───── MATERIAL SHOWN ─────

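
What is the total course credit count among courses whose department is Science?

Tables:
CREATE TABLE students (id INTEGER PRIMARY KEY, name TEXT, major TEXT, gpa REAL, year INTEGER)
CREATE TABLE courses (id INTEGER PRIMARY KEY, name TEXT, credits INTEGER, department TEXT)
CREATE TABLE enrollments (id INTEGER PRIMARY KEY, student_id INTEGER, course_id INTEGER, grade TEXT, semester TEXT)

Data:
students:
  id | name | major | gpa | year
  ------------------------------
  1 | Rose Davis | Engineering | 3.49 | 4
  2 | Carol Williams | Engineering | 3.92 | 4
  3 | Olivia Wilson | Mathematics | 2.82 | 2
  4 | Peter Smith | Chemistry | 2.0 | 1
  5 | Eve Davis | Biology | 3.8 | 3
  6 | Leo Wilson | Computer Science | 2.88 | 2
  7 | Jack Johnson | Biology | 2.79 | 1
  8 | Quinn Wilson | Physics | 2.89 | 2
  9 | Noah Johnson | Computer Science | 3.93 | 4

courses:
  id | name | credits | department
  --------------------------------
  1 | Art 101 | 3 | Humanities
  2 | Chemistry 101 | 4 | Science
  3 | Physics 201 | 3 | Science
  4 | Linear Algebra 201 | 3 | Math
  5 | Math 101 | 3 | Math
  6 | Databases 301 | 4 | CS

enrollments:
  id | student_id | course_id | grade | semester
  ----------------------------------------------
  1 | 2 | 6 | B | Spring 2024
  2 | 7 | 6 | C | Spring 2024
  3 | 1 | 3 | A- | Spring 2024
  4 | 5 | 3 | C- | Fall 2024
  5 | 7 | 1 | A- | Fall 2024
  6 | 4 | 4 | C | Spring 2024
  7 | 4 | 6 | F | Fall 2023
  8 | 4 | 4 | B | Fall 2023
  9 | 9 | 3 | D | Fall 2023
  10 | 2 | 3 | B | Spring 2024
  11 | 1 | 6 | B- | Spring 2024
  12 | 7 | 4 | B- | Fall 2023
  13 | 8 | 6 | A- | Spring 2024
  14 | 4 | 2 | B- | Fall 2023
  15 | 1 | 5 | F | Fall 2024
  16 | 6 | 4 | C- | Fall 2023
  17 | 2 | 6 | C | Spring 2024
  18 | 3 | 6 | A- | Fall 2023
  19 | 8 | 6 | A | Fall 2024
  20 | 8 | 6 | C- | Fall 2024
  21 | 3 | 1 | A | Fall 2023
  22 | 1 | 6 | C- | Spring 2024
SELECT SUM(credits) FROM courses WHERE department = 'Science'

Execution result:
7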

─────

- _WHAT THE TASK REQUIRES_
Begin with the line that contains "9 | 9 | 3 | D | Fall 2023" and end with the last line of the data. Repeat those two lines and all between them exactly.

- _RESPONSE TO THIS EXERCISE_
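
  9 | 9 | 3 | D | Fall 2023
  10 | 2 | 3 | B | Spring 2024
  11 | 1 | 6 | B- | Spring 2024
  12 | 7 | 4 | B- | Fall 2023
  13 | 8 | 6 | A- | Spring 2024
  14 | 4 | 2 | B- | Fall 2023
  15 | 1 | 5 | F | Fall 2024
  16 | 6 | 4 | C- | Fall 2023
  17 | 2 | 6 | C | Spring 2024
  18 | 3 | 6 | A- | Fall 2023
  19 | 8 | 6 | A | Fall 2024
  20 | 8 | 6 | C- | Fall 2024
  21 | 3 | 1 | A | Fall 2023
  22 | 1 | 6 | C- | Spring 2024
SELECT SUM(credits) FROM courses WHERE department = 'Science'

Execution result:
7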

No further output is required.